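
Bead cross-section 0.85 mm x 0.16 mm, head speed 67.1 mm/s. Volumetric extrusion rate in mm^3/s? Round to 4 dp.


Rate = 0.85 * 0.16 * 67.1 = 9.1256 mm^3/s


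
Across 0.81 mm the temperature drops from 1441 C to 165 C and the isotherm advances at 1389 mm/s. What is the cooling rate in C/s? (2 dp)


G = (1441-165)/0.81 = 1575.30864198 C/mm
CR = 1575.30864198 * 1389 = 2188103.7 C/s


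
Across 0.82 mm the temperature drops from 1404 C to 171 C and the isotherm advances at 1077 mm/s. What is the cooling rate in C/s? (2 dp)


G = (1404-171)/0.82 = 1503.65853659 C/mm
CR = 1503.65853659 * 1077 = 1619440.24 C/s


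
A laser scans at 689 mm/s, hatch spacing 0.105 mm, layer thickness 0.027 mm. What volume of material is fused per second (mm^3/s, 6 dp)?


Rate = 689 * 0.105 * 0.027 = 1.953315 mm^3/s


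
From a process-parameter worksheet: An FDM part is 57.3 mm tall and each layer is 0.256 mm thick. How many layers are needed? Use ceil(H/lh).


Layers = ceil(57.3/0.256) = 224


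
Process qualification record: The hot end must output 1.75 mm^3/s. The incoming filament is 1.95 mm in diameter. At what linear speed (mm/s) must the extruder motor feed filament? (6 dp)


A = pi*(1.95/2)^2 = 2.986477
v = 1.75 / 2.986477 = 0.585975 mm/s


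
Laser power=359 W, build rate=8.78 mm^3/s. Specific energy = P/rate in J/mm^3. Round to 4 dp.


SE = 359 / 8.78 = 40.8884 J/mm^3


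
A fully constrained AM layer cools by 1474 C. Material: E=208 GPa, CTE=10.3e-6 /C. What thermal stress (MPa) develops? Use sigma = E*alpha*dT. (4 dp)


sigma = 208*1000 * 10.3e-6 * 1474 = 3157.8976 MPa


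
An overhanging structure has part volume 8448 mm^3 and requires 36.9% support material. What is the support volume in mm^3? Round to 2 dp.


V_support = 8448 * 0.369 = 3117.31 mm^3


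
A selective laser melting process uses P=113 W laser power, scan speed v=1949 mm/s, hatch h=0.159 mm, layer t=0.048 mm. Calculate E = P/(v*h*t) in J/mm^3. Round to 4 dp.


E = 113 / (1949*0.159*0.048) = 7.5968 J/mm^3


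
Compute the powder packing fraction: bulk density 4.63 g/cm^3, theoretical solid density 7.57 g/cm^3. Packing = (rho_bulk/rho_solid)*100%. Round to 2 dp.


Packing = (4.63/7.57)*100 = 61.16 %


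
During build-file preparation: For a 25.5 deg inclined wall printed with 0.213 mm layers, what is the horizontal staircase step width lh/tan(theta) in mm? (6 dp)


step = 0.213 / tan(25.5) = 0.446564 mm


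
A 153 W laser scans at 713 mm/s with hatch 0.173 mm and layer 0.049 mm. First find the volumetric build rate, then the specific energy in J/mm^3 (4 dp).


Build rate = 713 * 0.173 * 0.049 = 6.044101 mm^3/s
SE = 153 / 6.044101 = 25.3139 J/mm^3


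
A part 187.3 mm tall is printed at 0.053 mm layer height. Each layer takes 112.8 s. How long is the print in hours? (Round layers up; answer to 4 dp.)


Layers = ceil(187.3/0.053) = 3534
t = 3534 * 112.8 / 3600 = 110.732 hrs


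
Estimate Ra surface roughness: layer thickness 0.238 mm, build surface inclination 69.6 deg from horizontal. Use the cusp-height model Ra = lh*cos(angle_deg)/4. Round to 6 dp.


Ra = 0.238 * cos(69.6) / 4 = 0.02074 mm


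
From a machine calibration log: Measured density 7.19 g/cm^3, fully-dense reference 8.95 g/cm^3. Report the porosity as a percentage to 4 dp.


Porosity = (1-7.19/8.95)*100 = 19.6648 %


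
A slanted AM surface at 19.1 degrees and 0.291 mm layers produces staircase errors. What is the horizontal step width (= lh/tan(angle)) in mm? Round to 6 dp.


step = 0.291 / tan(19.1) = 0.840358 mm


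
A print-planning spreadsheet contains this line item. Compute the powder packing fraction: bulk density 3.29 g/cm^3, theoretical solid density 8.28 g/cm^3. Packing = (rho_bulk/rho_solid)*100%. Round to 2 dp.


Packing = (3.29/8.28)*100 = 39.73 %


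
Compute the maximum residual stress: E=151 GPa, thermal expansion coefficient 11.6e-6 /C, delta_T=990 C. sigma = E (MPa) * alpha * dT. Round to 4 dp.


sigma = 151*1000 * 11.6e-6 * 990 = 1734.084 MPa


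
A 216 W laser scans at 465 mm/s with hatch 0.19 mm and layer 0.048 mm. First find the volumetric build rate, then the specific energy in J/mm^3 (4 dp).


Build rate = 465 * 0.19 * 0.048 = 4.2408 mm^3/s
SE = 216 / 4.2408 = 50.9338 J/mm^3


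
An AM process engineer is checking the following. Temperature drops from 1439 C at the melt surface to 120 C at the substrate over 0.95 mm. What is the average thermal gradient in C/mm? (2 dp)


G = (1439-120)/0.95 = 1388.42 C/mm


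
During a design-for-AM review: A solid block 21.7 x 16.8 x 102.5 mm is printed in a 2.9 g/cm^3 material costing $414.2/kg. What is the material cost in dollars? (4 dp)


V = 21.7 * 16.8 * 102.5 = 37367.4 mm^3 = 37.3674 cm^3
Mass = 37.3674 * 2.9 / 1000 = 0.10836546 kg
Cost = 0.10836546 * 414.2 = 44.885 $


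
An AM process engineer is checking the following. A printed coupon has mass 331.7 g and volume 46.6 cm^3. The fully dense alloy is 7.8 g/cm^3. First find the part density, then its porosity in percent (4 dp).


rho_part = 331.7 / 46.6 = 7.11802575 g/cm^3
Porosity = (1 - 7.11802575/7.8)*100 = 8.7433 %


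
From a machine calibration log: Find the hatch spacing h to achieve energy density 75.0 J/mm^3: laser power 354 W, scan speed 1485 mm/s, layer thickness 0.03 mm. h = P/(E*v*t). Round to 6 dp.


h = 354 / (75.0*1485*0.03) = 0.105948 mm


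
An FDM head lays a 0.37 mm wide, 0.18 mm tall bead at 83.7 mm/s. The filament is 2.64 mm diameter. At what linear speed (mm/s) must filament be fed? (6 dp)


Q = 0.37 * 0.18 * 83.7 = 5.57442 mm^3/s
A_fil = pi*(2.64/2)^2 = 5.47391104 mm^2
v_feed = 5.57442 / 5.47391104 = 1.018361 mm/s


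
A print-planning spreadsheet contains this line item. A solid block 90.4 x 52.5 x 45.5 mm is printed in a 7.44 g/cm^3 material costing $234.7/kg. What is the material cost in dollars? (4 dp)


V = 90.4 * 52.5 * 45.5 = 215943.0 mm^3 = 215.943 cm^3
Mass = 215.943 * 7.44 / 1000 = 1.60661592 kg
Cost = 1.60661592 * 234.7 = 377.0728 $


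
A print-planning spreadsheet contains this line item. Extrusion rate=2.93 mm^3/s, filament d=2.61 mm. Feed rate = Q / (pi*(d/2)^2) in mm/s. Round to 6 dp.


A = pi*(2.61/2)^2 = 5.350211
v = 2.93 / 5.350211 = 0.547642 mm/s


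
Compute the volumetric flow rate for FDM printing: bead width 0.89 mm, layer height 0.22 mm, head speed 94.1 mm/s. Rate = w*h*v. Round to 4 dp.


Rate = 0.89 * 0.22 * 94.1 = 18.4248 mm^3/s


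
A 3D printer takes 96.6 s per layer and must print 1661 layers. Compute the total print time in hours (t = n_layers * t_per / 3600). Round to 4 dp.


t = 1661 * 96.6 / 3600 = 44.5702 hrs


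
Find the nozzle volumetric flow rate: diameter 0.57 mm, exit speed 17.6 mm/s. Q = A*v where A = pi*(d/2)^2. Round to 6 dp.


A = pi*(0.57/2)^2 = 0.25517586 mm^2
Q = 0.25517586 * 17.6 = 4.491095 mm^3/s


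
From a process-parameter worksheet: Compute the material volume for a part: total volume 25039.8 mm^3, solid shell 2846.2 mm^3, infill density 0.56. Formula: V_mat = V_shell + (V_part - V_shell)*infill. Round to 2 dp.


V_infill = (25039.8 - 2846.2) * 0.56 = 12428.42
V_total = 2846.2 + 12428.42 = 15274.62 mm^3


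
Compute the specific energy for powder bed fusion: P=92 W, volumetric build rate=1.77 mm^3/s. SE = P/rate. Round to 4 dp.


SE = 92 / 1.77 = 51.9774 J/mm^3


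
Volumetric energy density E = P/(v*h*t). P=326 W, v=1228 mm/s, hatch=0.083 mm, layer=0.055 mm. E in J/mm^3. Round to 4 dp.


E = 326 / (1228*0.083*0.055) = 58.1538 J/mm^3


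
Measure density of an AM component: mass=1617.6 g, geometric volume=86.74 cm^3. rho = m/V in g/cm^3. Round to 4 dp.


rho = 1617.6 / 86.74 = 18.6488 g/cm^3


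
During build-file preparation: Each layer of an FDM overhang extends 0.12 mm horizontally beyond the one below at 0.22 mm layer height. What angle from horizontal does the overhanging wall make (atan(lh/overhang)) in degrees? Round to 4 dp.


angle = atan(0.22/0.12) = 61.3895 degrees


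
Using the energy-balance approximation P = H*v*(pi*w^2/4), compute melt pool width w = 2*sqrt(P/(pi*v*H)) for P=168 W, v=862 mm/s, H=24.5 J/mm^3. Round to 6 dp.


w = 2*sqrt(168/(pi*862*24.5)) = 0.100641 mm


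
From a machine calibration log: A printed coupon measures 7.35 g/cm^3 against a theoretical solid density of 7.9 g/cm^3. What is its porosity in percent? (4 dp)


Porosity = (1-7.35/7.9)*100 = 6.962 %


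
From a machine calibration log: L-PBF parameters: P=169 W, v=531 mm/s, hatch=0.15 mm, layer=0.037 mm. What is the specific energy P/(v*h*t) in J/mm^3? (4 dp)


Build rate = 531 * 0.15 * 0.037 = 2.94705 mm^3/s
SE = 169 / 2.94705 = 57.3455 J/mm^3


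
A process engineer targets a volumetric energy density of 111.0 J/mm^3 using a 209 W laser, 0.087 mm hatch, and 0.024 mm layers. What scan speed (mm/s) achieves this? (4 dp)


v = 209 / (111.0*0.087*0.024) = 901.7638 mm/s


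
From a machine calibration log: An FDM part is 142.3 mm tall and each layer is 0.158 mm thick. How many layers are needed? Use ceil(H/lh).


Layers = ceil(142.3/0.158) = 901


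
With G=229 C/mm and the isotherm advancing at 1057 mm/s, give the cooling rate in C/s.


CR = 229 * 1057 = 242053 C/s


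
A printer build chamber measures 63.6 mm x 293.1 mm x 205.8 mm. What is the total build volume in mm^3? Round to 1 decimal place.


V = 63.6 * 293.1 * 205.8 = 3836350.7 mm^3


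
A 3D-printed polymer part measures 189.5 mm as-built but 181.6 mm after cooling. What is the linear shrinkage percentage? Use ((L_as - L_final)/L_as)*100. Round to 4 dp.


Shrinkage = ((189.5-181.6)/189.5)*100 = 4.1689 %


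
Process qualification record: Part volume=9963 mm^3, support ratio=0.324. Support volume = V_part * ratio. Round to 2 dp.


V_support = 9963 * 0.324 = 3228.01 mm^3


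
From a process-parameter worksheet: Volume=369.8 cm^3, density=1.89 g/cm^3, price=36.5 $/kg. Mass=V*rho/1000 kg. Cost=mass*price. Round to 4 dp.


Mass = 369.8*1.89/1000 = 0.698922 kg
Cost = 0.698922 * 36.5 = 25.5107 $


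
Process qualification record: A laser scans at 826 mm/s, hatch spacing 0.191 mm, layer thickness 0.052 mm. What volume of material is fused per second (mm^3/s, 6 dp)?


Rate = 826 * 0.191 * 0.052 = 8.203832 mm^3/s


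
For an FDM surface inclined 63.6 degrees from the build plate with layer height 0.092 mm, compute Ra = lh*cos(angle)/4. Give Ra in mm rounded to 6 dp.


Ra = 0.092 * cos(63.6) / 4 = 0.010227 mm


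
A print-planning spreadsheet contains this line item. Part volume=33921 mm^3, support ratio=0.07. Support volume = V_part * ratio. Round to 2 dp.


V_support = 33921 * 0.07 = 2374.47 mm^3


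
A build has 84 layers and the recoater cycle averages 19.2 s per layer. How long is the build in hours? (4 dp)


t = 84 * 19.2 / 3600 = 0.448 hrs


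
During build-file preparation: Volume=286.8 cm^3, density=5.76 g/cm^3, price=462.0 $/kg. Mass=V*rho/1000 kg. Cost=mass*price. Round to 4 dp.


Mass = 286.8*5.76/1000 = 1.651968 kg
Cost = 1.651968 * 462.0 = 763.2092 $


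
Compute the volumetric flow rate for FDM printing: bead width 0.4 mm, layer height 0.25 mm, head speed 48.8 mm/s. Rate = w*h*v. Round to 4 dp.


Rate = 0.4 * 0.25 * 48.8 = 4.88 mm^3/s


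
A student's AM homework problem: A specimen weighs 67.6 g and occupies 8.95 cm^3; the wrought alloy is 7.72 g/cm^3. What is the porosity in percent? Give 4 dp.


rho_part = 67.6 / 8.95 = 7.55307263 g/cm^3
Porosity = (1 - 7.55307263/7.72)*100 = 2.1623 %


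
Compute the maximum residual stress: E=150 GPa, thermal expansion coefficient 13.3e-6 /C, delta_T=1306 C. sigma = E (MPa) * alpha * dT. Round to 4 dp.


sigma = 150*1000 * 13.3e-6 * 1306 = 2605.47 MPa


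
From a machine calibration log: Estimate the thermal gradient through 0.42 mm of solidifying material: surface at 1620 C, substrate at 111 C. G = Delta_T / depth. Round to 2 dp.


G = (1620-111)/0.42 = 3592.86 C/mm


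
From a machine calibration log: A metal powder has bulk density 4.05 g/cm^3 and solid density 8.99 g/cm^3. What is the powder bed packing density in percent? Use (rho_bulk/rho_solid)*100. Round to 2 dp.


Packing = (4.05/8.99)*100 = 45.05 %


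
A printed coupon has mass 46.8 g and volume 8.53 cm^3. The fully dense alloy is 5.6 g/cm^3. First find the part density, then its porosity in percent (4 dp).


rho_part = 46.8 / 8.53 = 5.48651817 g/cm^3
Porosity = (1 - 5.48651817/5.6)*100 = 2.0265 %


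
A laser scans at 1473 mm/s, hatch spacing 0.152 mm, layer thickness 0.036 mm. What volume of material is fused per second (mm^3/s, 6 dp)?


Rate = 1473 * 0.152 * 0.036 = 8.060256 mm^3/s


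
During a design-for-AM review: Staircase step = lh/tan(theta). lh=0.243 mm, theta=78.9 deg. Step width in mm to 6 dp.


step = 0.243 / tan(78.9) = 0.047675 mm


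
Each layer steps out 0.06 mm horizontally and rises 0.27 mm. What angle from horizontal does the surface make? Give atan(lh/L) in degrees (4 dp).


angle = atan(0.27/0.06) = 77.4712 degrees


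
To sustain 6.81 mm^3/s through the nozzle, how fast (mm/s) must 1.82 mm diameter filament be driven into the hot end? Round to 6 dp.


A = pi*(1.82/2)^2 = 2.601553
v = 6.81 / 2.601553 = 2.617667 mm/s


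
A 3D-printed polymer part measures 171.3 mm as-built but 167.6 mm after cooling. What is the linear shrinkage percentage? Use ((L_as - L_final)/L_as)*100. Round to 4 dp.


Shrinkage = ((171.3-167.6)/171.3)*100 = 2.16 %


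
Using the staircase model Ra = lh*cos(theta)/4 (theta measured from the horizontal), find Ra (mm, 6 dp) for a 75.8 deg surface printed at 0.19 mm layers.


Ra = 0.19 * cos(75.8) / 4 = 0.011652 mm


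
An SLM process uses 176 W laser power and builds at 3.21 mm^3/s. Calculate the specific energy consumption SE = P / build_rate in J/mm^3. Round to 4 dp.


SE = 176 / 3.21 = 54.8287 J/mm^3


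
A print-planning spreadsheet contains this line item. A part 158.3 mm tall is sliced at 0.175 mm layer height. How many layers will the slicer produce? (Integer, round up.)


Layers = ceil(158.3/0.175) = 905


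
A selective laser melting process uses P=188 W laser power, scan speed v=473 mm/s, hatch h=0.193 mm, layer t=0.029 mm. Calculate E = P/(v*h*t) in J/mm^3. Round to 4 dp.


E = 188 / (473*0.193*0.029) = 71.0136 J/mm^3


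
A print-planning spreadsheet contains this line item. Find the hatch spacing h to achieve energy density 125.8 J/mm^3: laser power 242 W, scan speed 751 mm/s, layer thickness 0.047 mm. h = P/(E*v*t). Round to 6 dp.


h = 242 / (125.8*751*0.047) = 0.0545 mm


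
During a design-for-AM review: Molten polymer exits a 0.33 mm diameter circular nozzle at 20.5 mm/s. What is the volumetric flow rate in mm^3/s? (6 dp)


A = pi*(0.33/2)^2 = 0.08552986 mm^2
Q = 0.08552986 * 20.5 = 1.753362 mm^3/s


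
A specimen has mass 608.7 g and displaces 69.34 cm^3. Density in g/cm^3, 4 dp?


rho = 608.7 / 69.34 = 8.7785 g/cm^3


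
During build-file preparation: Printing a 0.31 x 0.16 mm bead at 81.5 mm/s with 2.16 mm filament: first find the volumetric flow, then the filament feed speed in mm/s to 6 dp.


Q = 0.31 * 0.16 * 81.5 = 4.0424 mm^3/s
A_fil = pi*(2.16/2)^2 = 3.66435367 mm^2
v_feed = 4.0424 / 3.66435367 = 1.103169 mm/s


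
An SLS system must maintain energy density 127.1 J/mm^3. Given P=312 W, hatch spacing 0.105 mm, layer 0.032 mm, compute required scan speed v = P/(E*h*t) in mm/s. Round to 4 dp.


v = 312 / (127.1*0.105*0.032) = 730.5833 mm/s


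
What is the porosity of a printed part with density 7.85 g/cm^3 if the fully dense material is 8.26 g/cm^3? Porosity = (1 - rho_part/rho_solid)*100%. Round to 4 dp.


Porosity = (1-7.85/8.26)*100 = 4.9637 %


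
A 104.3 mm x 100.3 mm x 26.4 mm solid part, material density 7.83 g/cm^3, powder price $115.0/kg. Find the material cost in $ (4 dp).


V = 104.3 * 100.3 * 26.4 = 276178.056 mm^3 = 276.178056 cm^3
Mass = 276.178056 * 7.83 / 1000 = 2.16247418 kg
Cost = 2.16247418 * 115.0 = 248.6845 $


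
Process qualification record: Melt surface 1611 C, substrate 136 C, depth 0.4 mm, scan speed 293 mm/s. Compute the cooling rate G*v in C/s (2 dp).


G = (1611-136)/0.4 = 3687.5 C/mm
CR = 3687.5 * 293 = 1080437.5 C/s


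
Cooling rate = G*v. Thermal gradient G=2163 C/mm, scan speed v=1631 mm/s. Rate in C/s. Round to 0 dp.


CR = 2163 * 1631 = 3527853 C/s


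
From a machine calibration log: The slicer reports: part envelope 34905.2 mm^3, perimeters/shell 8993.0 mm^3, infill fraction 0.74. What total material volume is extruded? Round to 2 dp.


V_infill = (34905.2 - 8993.0) * 0.74 = 19175.03
V_total = 8993.0 + 19175.03 = 28168.03 mm^3


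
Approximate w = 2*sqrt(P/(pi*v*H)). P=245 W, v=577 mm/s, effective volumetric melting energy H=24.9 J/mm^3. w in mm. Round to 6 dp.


w = 2*sqrt(245/(pi*577*24.9)) = 0.14735 mm


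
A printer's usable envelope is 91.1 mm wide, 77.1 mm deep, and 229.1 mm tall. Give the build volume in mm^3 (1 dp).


V = 91.1 * 77.1 * 229.1 = 1609154.9 mm^3


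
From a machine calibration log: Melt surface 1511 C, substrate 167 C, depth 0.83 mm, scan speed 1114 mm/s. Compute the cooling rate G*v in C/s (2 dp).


G = (1511-167)/0.83 = 1619.27710843 C/mm
CR = 1619.27710843 * 1114 = 1803874.7 C/s


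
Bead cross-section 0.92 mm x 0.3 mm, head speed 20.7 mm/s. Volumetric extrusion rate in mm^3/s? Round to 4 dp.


Rate = 0.92 * 0.3 * 20.7 = 5.7132 mm^3/s


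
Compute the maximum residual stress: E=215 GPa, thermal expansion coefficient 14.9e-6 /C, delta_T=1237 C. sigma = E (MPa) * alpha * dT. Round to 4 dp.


sigma = 215*1000 * 14.9e-6 * 1237 = 3962.7295 MPa


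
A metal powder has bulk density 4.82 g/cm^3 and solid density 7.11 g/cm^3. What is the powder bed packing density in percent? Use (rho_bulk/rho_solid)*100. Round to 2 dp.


Packing = (4.82/7.11)*100 = 67.79 %


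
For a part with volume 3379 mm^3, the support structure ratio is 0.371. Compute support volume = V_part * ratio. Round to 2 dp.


V_support = 3379 * 0.371 = 1253.61 mm^3


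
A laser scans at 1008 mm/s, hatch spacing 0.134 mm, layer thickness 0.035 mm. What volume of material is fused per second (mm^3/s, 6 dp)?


Rate = 1008 * 0.134 * 0.035 = 4.72752 mm^3/s


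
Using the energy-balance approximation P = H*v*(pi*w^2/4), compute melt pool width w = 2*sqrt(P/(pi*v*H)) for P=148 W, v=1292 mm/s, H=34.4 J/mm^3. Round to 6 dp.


w = 2*sqrt(148/(pi*1292*34.4)) = 0.065114 mm


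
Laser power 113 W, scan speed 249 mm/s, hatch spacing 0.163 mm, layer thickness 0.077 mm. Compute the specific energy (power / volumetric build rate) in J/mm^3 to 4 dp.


Build rate = 249 * 0.163 * 0.077 = 3.125199 mm^3/s
SE = 113 / 3.125199 = 36.1577 J/mm^3


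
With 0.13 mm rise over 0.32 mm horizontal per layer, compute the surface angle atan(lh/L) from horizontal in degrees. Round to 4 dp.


angle = atan(0.13/0.32) = 22.1094 degrees


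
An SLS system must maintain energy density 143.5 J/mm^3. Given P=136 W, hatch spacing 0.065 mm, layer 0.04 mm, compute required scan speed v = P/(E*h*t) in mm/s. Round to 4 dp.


v = 136 / (143.5*0.065*0.04) = 364.5135 mm/s


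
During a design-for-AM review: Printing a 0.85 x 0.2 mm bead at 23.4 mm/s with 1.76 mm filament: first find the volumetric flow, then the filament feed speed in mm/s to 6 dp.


Q = 0.85 * 0.2 * 23.4 = 3.978 mm^3/s
A_fil = pi*(1.76/2)^2 = 2.43284935 mm^2
v_feed = 3.978 / 2.43284935 = 1.63512 mm/s


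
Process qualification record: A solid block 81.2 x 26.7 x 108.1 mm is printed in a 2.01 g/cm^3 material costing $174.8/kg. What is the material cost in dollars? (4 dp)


V = 81.2 * 26.7 * 108.1 = 234365.124 mm^3 = 234.365124 cm^3
Mass = 234.365124 * 2.01 / 1000 = 0.4710739 kg
Cost = 0.4710739 * 174.8 = 82.3437 $


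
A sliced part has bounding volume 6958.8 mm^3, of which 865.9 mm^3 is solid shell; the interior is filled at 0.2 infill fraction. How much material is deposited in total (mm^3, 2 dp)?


V_infill = (6958.8 - 865.9) * 0.2 = 1218.58
V_total = 865.9 + 1218.58 = 2084.48 mm^3


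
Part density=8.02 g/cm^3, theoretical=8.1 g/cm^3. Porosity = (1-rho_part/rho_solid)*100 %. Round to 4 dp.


Porosity = (1-8.02/8.1)*100 = 0.9877 %


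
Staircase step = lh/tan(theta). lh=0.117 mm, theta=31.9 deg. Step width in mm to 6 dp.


step = 0.117 / tan(31.9) = 0.187968 mm


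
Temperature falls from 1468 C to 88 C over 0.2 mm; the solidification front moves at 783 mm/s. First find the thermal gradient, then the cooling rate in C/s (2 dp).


G = (1468-88)/0.2 = 6900.0 C/mm
CR = 6900.0 * 783 = 5402700.0 C/s


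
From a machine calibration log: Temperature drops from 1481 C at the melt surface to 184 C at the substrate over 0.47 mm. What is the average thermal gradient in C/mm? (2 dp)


G = (1481-184)/0.47 = 2759.57 C/mm


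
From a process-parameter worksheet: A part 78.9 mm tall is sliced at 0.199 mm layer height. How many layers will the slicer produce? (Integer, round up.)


Layers = ceil(78.9/0.199) = 397


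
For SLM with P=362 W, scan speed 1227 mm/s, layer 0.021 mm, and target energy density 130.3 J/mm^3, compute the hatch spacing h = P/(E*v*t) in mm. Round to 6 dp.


h = 362 / (130.3*1227*0.021) = 0.10782 mm


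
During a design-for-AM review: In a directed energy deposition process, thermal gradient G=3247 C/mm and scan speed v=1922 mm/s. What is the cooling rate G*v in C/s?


CR = 3247 * 1922 = 6240734 C/s


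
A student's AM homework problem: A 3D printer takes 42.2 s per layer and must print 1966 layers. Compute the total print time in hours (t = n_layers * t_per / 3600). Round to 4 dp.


t = 1966 * 42.2 / 3600 = 23.0459 hrs


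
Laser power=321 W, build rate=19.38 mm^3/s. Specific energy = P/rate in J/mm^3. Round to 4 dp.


SE = 321 / 19.38 = 16.5635 J/mm^3


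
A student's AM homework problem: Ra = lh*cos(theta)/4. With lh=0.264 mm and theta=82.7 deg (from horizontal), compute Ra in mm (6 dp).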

PROBLEM: After locating the line containing "Laser power=321 W, build", give that line and every later line of the listing again exactly, up to and including the last.

RESULT OF THE EXERCISE:
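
Laser power=321 W, build rate=19.38 mm^3/s. Specific energy = P/rate in J/mm^3. Round to 4 dp.


SE = 321 / 19.38 = 16.5635 J/mm^3


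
A student's AM homework problem: Ra = lh*cos(theta)/4. With lh=0.264 mm and theta=82.7 deg (from horizontal), compute Ra in mm (6 dp).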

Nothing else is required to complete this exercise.